● Aim of the exercise
Within the data below, copy each line where the string "then" is found.

[Data to use]

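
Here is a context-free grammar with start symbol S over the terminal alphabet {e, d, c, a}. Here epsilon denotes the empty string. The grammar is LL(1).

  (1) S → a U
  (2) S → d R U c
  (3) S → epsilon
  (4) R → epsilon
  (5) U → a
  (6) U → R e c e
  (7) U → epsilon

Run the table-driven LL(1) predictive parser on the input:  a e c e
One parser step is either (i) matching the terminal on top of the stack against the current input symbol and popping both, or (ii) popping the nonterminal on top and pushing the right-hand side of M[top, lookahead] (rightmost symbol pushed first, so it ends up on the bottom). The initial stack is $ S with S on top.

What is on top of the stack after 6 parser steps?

e

step 1: stack=$ S  input=a e c e $  — expand S → a U
step 2: stack=$ U a  input=a e c e $  — match a
step 3: stack=$ U  input=e c e $  — expand U → R e c e
step 4: stack=$ e c e R  input=e c e $  — expand R → epsilon
step 5: stack=$ e c e  input=e c e $  — match e
step 6: stack=$ e c  input=c e $  — match c
Stack after step 6: $ e (top = e).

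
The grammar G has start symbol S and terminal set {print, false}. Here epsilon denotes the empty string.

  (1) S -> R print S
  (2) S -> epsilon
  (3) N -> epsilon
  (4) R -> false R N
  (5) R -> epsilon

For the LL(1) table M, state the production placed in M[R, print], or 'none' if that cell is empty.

R -> epsilon

FIRST(N): from N->epsilon we get {epsilon}. So FIRST(N) = {epsilon}.
FIRST(R): from R->false R N we get {false}; from R->epsilon we get {epsilon}. So FIRST(R) = {epsilon, false}.
FIRST(S): from S->R print S we get {false, print}; from S->epsilon we get {epsilon}. So FIRST(S) = {epsilon, false, print}.
FOLLOW(S) includes $ since S is the start symbol.
FOLLOW(R): in S->R print S, R is followed by print S with FIRST {print}; in R->false R N, R is followed by N with FIRST {epsilon}; in R->false R N, the suffix after R is nullable (adds nothing new). Thus FOLLOW(R) = {print}.
For R -> false R N: FIRST(false R N) = {false}, so it goes in M[R, t] for t ∈ {false}.
For R -> epsilon: FIRST(epsilon) = {epsilon}, so it goes in M[R, t] for t ∈ {}; since epsilon ∈ FIRST, also for every t ∈ FOLLOW(R) = {print}.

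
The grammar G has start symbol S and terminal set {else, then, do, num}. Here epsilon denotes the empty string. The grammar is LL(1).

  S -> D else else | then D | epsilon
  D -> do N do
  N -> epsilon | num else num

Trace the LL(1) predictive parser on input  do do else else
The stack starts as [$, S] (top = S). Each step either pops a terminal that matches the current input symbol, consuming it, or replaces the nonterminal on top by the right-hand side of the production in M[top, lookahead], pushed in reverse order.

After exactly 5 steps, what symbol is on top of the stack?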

[/Data to use]

● Written answer
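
The grammar G has start symbol S and terminal set {else, then, do, num}. Here epsilon denotes the empty string. The grammar is LL(1).
  S -> D else else | then D | epsilon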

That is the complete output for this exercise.